TASK.
Nothing in the entries may differ when you return them.

AVAILABLE DATA.
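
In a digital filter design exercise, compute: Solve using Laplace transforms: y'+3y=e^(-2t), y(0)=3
Take L: sY - 3 + 3Y=1/(s + 2)
Y(s + 3)=1/(s + 2) + 3
Y=1/((s + 2)(s + 3)) + 3/(s + 3)
Partial fractions: 1/((s + 2)(s + 3))=1/(s + 2) - 1/(s + 3)
So Y=1/(s + 2) + 2/(s + 3)
Inverse Laplace transform (L^(-1){1/(s + 2)}=e^(-2t), L^(-1){1/(s + 3)}=e^(-3t)):

Answer: y(t)=1·e^(-2t) + 2·e^(-3t)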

ANSWER AREA.
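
In a digital filter design exercise, compute: Solve using Laplace transforms: y'+3y=e^(-2t), y(0)=3
Take L: sY - 3 + 3Y=1/(s + 2)
Y(s + 3)=1/(s + 2) + 3
Y=1/((s + 2)(s + 3)) + 3/(s + 3)
Partial fractions: 1/((s + 2)(s + 3))=1/(s + 2) - 1/(s + 3)
So Y=1/(s + 2) + 2/(s + 3)
Inverse Laplace transform (L^(-1){1/(s + 2)}=e^(-2t), L^(-1){1/(s + 3)}=e^(-3t)):

Answer: y(t)=1·e^(-2t) + 2·e^(-3t)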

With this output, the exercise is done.